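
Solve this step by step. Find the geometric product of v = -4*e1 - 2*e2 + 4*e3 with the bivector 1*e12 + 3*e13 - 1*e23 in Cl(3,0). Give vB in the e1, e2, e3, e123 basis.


vB has grade-1 (vector) and grade-3 (trivector) parts: vB = (v _| B) + (v ^ B).
Vector part <vB>_1:
  e1: -v2*b12 - v3*b13 = -(-2)*(1) - (4)*(3) = -10
  e2: v1*b12 - v3*b23 = (-4)*(1) - (4)*(-1) = 0
  e3: v1*b13 + v2*b23 = (-4)*(3) + (-2)*(-1) = -10
Trivector part <vB>_3:
  e123: v1*b23 - v2*b13 + v3*b12 = (-4)*(-1) - (-2)*(3) + (4)*(1) = 14
vB = -10*e1 + 0*e2 - 10*e3 + 14*e123


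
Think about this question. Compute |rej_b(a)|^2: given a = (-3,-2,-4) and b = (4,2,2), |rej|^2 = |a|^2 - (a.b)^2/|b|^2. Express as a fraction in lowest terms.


|a|^2 = (-3)^2 + (-2)^2 + (-4)^2 = 29
|b|^2 = 4^2 + 2^2 + 2^2 = 24
a . b = (-3)*4 + (-2)*2 + (-4)*2 = -24
(a.b)^2 = (-24)^2 = 576
|rej|^2 = 29 - 576/24
= (696 - 576)/24
= 120/24
In lowest terms: 5/1


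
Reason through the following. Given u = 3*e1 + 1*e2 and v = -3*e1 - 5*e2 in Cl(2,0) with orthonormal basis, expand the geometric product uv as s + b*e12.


Expand: (3*e1 + 1*e2)(-3*e1 - 5*e2)
= 3*(-3)*e1e1 + 3*(-5)*e1e2 + 1*(-3)*e2e1 + 1*(-5)*e2e2
Using e1^2 = e2^2 = 1, e2e1 = -e1e2:
Scalar part s = 3*(-3) + 1*(-5) = -9 + (-5) = -14
Bivector part b = 3*(-5) - 1*(-3) = -15 - (-3) = -12
uv = -14 - 12*e12


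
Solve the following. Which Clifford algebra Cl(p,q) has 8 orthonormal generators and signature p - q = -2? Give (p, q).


We need p + q = 8 and p - q = -2.
Adding: 2p = 8 + (-2) = 6, so p = 3.
Then q = 8 - 3 = 5.
(p, q) = (3, 5)


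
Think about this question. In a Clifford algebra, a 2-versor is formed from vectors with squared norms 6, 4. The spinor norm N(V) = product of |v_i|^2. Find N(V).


Spinor norm N(V) = |v1|^2 * |v2|^2 * ... * |v2|^2
= 6 * 4
Running product: 6, 24
N(V) = 24


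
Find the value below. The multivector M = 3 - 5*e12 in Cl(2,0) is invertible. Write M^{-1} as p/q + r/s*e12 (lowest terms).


M = 3 - 5*e12, where e12^2 = -1.
Since M commutes with its reverse ~M = a - b*e12, M * ~M = a^2 - b^2*e12^2 = a^2 + b^2.
So M^{-1} = ~M / (a^2 + b^2) = (a - b*e12)/(a^2 + b^2).
a^2 + b^2 = 9 + 25 = 34
Scalar part = 3/34 = 3/34
Bivector coeff = 5/34 = 5/34
M^{-1} = 3/34 + 5/34*e12


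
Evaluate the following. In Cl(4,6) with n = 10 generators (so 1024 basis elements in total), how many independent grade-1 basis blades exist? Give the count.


Number of grade-k basis blades in Cl(p,q) with n = p + q is C(n, k).
n = 4 + 6 = 10
C(10, 1) = 10! / (1! * 9!)
= 3628800 / (1 * 362880)
= 10


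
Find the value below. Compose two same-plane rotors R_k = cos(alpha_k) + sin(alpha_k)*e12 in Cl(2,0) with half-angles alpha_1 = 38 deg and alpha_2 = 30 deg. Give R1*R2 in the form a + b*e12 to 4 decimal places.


Same-plane rotors commute and their half-angles add:
R1*R2 = cos(a1 + a2) + sin(a1 + a2)*e12.
a1 + a2 = 38 + 30 = 68 deg
cos(68 deg) = 0.3746
sin(68 deg) = 0.9272
R1*R2 = 0.3746 + 0.9272*e12


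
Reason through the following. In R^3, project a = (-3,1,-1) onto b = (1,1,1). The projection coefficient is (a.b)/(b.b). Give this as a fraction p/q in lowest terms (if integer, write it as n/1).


Projection coefficient = (a . b) / (b . b)
a . b = (-3)*1 + 1*1 + (-1)*1
= -3 + 1 + (-1) = -3
b . b = 1^2 + 1^2 + 1^2
= 1 + 1 + 1 = 3
Coefficient = -3/3
In lowest terms: -1/1


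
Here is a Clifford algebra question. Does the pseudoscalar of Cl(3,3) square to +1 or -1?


The pseudoscalar I = e1...e_n (product of all n generators) of Cl(p,q) satisfies I^2 = (-1)^(q + n(n-1)/2).
p = 3, q = 3, n = p + q = 6
n(n-1)/2 = 6 * 5 / 2 = 15
Exponent = q + n(n-1)/2 = 3 + 15 = 18
I^2 = (-1)^18 = +1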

## WORK TO COMPLETE
Transcribe every record verbatim.

## SOLUTION FOR THIS EXERCISE
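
Solve this step by step. Find the geometric product of v = -4*e1 - 2*e2 + 4*e3 with the bivector 1*e12 + 3*e13 - 1*e23 in Cl(3,0). Give vB in the e1, e2, e3, e123 basis.


vB has grade-1 (vector) and grade-3 (trivector) parts: vB = (v _| B) + (v ^ B).
Vector part <vB>_1:
  e1: -v2*b12 - v3*b13 = -(-2)*(1) - (4)*(3) = -10
  e2: v1*b12 - v3*b23 = (-4)*(1) - (4)*(-1) = 0
  e3: v1*b13 + v2*b23 = (-4)*(3) + (-2)*(-1) = -10
Trivector part <vB>_3:
  e123: v1*b23 - v2*b13 + v3*b12 = (-4)*(-1) - (-2)*(3) + (4)*(1) = 14
vB = -10*e1 + 0*e2 - 10*e3 + 14*e123


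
Think about this question. Compute |rej_b(a)|^2: given a = (-3,-2,-4) and b = (4,2,2), |rej|^2 = |a|^2 - (a.b)^2/|b|^2. Express as a fraction in lowest terms.


|a|^2 = (-3)^2 + (-2)^2 + (-4)^2 = 29
|b|^2 = 4^2 + 2^2 + 2^2 = 24
a . b = (-3)*4 + (-2)*2 + (-4)*2 = -24
(a.b)^2 = (-24)^2 = 576
|rej|^2 = 29 - 576/24
= (696 - 576)/24
= 120/24
In lowest terms: 5/1


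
Reason through the following. Given u = 3*e1 + 1*e2 and v = -3*e1 - 5*e2 in Cl(2,0) with orthonormal basis, expand the geometric product uv as s + b*e12.


Expand: (3*e1 + 1*e2)(-3*e1 - 5*e2)
= 3*(-3)*e1e1 + 3*(-5)*e1e2 + 1*(-3)*e2e1 + 1*(-5)*e2e2
Using e1^2 = e2^2 = 1, e2e1 = -e1e2:
Scalar part s = 3*(-3) + 1*(-5) = -9 + (-5) = -14
Bivector part b = 3*(-5) - 1*(-3) = -15 - (-3) = -12
uv = -14 - 12*e12


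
Solve the following. Which Clifford algebra Cl(p,q) has 8 orthonormal generators and signature p - q = -2? Give (p, q).


We need p + q = 8 and p - q = -2.
Adding: 2p = 8 + (-2) = 6, so p = 3.
Then q = 8 - 3 = 5.
(p, q) = (3, 5)


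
Think about this question. In a Clifford algebra, a 2-versor is formed from vectors with squared norms 6, 4. The spinor norm N(V) = product of |v_i|^2. Find N(V).


Spinor norm N(V) = |v1|^2 * |v2|^2 * ... * |v2|^2
= 6 * 4
Running product: 6, 24
N(V) = 24


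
Find the value below. The multivector M = 3 - 5*e12 in Cl(2,0) is invertible. Write M^{-1} as p/q + r/s*e12 (lowest terms).


M = 3 - 5*e12, where e12^2 = -1.
Since M commutes with its reverse ~M = a - b*e12, M * ~M = a^2 - b^2*e12^2 = a^2 + b^2.
So M^{-1} = ~M / (a^2 + b^2) = (a - b*e12)/(a^2 + b^2).
a^2 + b^2 = 9 + 25 = 34
Scalar part = 3/34 = 3/34
Bivector coeff = 5/34 = 5/34
M^{-1} = 3/34 + 5/34*e12


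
Evaluate the following. In Cl(4,6) with n = 10 generators (so 1024 basis elements in total), how many independent grade-1 basis blades exist? Give the count.


Number of grade-k basis blades in Cl(p,q) with n = p + q is C(n, k).
n = 4 + 6 = 10
C(10, 1) = 10! / (1! * 9!)
= 3628800 / (1 * 362880)
= 10


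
Find the value below. Compose two same-plane rotors R_k = cos(alpha_k) + sin(alpha_k)*e12 in Cl(2,0) with half-angles alpha_1 = 38 deg and alpha_2 = 30 deg. Give R1*R2 in the form a + b*e12 to 4 decimal places.


Same-plane rotors commute and their half-angles add:
R1*R2 = cos(a1 + a2) + sin(a1 + a2)*e12.
a1 + a2 = 38 + 30 = 68 deg
cos(68 deg) = 0.3746
sin(68 deg) = 0.9272
R1*R2 = 0.3746 + 0.9272*e12


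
Reason through the following. In R^3, project a = (-3,1,-1) onto b = (1,1,1). The projection coefficient is (a.b)/(b.b). Give this as a fraction p/q in lowest terms (if integer, write it as n/1).


Projection coefficient = (a . b) / (b . b)
a . b = (-3)*1 + 1*1 + (-1)*1
= -3 + 1 + (-1) = -3
b . b = 1^2 + 1^2 + 1^2
= 1 + 1 + 1 = 3
Coefficient = -3/3
In lowest terms: -1/1


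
Here is a Clifford algebra question. Does the pseudoscalar of Cl(3,3) square to +1 or -1?


The pseudoscalar I = e1...e_n (product of all n generators) of Cl(p,q) satisfies I^2 = (-1)^(q + n(n-1)/2).
p = 3, q = 3, n = p + q = 6
n(n-1)/2 = 6 * 5 / 2 = 15
Exponent = q + n(n-1)/2 = 3 + 15 = 18
I^2 = (-1)^18 = +1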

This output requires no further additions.